===== RECORDS PROVIDED =====

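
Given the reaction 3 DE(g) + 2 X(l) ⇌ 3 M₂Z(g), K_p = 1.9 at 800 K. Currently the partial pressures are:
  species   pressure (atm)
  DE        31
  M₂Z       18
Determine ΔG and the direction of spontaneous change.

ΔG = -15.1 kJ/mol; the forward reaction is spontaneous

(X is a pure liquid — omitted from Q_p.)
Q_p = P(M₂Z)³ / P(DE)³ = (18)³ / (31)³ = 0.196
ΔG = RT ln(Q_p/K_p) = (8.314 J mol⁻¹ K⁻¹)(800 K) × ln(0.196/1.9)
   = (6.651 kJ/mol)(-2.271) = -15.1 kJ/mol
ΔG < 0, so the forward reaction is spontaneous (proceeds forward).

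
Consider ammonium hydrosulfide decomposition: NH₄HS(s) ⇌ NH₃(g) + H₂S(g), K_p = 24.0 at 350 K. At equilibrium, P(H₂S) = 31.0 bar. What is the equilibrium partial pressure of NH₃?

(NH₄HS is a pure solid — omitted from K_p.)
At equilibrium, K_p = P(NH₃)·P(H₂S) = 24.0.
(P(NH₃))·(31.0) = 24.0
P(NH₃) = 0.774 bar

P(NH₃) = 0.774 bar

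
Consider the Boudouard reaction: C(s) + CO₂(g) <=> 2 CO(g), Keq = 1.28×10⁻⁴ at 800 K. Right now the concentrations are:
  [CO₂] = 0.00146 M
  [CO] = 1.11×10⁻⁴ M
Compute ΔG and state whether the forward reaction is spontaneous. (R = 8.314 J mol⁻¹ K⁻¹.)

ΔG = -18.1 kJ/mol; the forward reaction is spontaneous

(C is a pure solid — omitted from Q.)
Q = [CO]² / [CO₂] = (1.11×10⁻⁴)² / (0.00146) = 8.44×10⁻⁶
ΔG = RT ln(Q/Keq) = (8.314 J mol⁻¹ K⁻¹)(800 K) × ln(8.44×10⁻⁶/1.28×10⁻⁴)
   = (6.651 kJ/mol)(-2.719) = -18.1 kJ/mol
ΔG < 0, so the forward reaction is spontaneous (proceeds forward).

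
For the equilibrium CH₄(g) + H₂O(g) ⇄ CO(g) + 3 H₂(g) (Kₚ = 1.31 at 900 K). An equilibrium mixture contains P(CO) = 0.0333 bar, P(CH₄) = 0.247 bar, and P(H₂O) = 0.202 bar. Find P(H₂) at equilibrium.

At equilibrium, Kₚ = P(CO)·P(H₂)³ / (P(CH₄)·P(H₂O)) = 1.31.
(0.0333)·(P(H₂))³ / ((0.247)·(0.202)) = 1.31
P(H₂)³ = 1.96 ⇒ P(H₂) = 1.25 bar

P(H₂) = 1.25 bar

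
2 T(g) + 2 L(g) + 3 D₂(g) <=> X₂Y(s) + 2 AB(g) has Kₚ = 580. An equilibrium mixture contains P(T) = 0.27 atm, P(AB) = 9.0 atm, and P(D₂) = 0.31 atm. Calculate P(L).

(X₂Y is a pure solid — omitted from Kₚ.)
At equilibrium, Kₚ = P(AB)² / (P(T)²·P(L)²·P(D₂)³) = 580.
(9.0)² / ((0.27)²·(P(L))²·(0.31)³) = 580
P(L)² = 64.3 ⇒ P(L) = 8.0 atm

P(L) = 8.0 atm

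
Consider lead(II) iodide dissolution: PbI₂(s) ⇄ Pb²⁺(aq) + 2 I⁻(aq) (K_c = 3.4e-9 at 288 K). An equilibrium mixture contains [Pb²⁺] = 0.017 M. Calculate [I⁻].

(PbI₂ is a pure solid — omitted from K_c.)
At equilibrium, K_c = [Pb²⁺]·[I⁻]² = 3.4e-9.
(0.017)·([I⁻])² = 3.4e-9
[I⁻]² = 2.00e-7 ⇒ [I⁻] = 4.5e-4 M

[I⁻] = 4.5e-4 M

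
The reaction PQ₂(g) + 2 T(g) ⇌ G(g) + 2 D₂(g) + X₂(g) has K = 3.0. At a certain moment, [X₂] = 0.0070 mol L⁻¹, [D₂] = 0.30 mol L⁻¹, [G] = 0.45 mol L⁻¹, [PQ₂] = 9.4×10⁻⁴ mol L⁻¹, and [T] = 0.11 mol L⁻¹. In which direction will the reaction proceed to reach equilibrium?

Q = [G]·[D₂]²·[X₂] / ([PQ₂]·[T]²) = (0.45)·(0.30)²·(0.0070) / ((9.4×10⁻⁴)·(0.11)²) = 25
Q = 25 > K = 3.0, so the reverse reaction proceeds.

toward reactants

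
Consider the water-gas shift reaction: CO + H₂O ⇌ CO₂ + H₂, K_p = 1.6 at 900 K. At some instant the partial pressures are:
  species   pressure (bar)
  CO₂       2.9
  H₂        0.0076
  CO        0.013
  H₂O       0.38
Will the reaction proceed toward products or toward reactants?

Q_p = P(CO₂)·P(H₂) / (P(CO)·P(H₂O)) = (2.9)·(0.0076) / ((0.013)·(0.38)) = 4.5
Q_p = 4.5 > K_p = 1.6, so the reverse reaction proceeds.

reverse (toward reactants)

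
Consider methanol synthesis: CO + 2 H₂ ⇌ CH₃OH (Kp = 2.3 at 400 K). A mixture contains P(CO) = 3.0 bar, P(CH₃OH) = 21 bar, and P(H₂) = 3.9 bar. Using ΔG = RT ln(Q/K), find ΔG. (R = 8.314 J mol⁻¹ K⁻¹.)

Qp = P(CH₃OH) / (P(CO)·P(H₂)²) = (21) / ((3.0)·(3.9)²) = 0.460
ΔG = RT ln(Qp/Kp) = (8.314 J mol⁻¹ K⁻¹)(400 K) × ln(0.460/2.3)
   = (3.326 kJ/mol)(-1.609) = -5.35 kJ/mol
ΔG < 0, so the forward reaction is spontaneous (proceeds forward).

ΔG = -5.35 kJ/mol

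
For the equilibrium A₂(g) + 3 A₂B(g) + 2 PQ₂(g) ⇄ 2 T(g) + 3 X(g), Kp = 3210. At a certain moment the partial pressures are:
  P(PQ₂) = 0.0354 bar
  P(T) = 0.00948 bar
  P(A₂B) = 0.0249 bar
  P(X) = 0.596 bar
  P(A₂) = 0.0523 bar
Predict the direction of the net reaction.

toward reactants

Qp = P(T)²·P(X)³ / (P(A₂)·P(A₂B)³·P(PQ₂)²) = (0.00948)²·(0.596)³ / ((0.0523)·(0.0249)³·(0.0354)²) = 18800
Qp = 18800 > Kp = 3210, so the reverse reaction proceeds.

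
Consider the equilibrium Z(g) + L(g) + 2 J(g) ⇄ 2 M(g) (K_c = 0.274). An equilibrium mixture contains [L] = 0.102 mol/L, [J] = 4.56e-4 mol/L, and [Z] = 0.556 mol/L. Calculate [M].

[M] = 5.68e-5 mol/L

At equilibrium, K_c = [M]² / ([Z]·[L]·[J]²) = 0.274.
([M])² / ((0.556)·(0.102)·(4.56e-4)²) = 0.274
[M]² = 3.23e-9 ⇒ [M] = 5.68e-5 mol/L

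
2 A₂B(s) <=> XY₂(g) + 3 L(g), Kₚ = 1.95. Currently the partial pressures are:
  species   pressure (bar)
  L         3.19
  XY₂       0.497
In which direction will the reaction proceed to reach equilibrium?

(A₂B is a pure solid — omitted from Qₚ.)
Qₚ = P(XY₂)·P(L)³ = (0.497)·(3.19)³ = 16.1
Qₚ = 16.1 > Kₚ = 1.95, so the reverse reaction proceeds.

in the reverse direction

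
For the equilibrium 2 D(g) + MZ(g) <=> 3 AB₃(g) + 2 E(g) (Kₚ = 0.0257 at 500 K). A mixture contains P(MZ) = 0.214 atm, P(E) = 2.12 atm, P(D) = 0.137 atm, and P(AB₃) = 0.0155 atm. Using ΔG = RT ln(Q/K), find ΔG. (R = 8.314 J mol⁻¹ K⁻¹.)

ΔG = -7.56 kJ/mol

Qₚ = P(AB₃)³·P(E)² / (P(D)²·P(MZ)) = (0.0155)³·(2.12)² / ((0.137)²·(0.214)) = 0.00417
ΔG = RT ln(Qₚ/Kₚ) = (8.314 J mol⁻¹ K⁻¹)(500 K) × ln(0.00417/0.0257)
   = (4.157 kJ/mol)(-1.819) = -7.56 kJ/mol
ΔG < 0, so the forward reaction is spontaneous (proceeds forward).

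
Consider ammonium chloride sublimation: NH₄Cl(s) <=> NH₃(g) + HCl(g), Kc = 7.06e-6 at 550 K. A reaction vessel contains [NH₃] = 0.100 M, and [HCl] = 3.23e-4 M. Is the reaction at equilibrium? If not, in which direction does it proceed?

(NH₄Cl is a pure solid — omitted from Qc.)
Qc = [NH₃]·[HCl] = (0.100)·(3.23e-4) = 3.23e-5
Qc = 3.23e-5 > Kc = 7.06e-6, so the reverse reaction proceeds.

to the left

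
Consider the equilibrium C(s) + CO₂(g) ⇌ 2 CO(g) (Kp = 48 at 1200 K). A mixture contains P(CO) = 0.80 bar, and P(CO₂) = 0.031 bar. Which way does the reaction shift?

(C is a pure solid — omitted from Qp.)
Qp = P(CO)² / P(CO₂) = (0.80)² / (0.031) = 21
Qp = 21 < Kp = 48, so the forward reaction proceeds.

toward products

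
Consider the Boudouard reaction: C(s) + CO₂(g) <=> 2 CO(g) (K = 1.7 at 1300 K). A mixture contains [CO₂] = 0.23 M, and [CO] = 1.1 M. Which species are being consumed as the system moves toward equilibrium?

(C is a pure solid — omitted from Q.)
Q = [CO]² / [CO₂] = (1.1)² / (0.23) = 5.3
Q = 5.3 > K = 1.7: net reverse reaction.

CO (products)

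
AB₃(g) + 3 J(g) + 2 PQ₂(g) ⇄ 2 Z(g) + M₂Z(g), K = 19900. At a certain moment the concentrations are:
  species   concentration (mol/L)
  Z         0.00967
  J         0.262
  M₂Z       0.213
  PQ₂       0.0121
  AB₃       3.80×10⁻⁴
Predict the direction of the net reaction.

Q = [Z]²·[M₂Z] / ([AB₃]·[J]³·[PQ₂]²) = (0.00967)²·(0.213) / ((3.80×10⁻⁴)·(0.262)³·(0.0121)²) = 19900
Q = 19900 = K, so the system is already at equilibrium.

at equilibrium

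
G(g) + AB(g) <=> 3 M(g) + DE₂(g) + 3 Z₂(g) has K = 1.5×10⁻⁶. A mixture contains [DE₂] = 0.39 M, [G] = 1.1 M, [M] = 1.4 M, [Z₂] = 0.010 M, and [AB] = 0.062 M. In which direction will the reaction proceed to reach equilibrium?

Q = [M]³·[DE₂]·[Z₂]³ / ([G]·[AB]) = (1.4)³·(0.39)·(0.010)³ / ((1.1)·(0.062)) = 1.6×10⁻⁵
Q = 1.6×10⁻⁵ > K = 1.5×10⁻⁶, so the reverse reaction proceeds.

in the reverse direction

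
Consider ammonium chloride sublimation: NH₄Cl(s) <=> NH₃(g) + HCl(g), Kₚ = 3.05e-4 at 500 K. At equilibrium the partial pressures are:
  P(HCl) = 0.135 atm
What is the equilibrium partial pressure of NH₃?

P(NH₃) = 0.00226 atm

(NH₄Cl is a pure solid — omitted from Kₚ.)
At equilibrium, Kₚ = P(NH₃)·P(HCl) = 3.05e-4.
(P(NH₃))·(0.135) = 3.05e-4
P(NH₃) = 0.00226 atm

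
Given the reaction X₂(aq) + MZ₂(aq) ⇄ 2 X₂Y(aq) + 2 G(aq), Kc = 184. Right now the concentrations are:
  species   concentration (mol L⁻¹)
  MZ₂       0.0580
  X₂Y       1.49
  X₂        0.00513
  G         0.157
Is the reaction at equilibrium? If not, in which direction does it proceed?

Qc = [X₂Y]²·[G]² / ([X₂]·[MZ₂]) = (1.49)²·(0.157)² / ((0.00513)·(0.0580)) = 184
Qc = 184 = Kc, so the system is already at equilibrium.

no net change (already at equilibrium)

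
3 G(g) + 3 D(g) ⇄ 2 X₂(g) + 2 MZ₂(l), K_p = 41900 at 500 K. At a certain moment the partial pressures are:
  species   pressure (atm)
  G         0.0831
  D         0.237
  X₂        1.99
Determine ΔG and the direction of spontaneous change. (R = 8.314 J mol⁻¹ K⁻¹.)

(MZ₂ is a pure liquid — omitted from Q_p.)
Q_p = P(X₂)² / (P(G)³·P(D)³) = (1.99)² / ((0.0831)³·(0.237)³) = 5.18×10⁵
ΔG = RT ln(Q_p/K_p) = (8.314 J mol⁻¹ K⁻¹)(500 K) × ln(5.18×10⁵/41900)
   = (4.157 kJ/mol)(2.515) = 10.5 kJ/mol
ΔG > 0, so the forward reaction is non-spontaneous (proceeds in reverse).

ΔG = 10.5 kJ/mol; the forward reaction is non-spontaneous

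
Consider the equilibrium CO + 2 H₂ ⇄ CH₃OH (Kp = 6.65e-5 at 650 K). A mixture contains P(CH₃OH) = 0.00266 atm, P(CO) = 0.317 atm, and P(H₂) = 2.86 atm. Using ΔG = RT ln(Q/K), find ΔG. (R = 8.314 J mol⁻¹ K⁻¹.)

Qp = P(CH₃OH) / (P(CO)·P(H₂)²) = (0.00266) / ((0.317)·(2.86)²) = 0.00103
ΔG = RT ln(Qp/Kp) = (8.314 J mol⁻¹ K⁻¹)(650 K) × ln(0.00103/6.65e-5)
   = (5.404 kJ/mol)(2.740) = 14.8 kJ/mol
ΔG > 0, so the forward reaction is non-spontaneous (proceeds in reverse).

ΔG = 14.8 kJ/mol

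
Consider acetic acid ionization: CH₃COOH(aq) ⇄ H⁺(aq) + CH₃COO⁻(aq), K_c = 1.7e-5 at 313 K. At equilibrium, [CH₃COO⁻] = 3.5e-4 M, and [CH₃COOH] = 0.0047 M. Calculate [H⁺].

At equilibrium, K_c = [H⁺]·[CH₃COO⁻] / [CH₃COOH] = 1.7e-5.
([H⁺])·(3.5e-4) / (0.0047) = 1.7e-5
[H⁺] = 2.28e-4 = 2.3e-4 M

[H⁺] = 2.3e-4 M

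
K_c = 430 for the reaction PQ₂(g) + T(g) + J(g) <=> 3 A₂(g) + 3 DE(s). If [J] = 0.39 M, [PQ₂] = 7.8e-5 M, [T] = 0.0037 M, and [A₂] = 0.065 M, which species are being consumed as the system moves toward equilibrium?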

=====

• _TASK BRIEF_
What is needed is an exact retyping of every line from the one containing "Consider acetic acid" through the final line of the entries, and only those lines.

• _TASK SOLUTION_
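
Consider acetic acid ionization: CH₃COOH(aq) ⇄ H⁺(aq) + CH₃COO⁻(aq), K_c = 1.7e-5 at 313 K. At equilibrium, [CH₃COO⁻] = 3.5e-4 M, and [CH₃COOH] = 0.0047 M. Calculate [H⁺].

At equilibrium, K_c = [H⁺]·[CH₃COO⁻] / [CH₃COOH] = 1.7e-5.
([H⁺])·(3.5e-4) / (0.0047) = 1.7e-5
[H⁺] = 2.28e-4 = 2.3e-4 M

[H⁺] = 2.3e-4 M

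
K_c = 430 for the reaction PQ₂(g) + T(g) + J(g) <=> 3 A₂(g) + 3 DE(s). If [J] = 0.39 M, [PQ₂] = 7.8e-5 M, [T] = 0.0037 M, and [A₂] = 0.065 M, which species are being consumed as the system moves toward equilibrium?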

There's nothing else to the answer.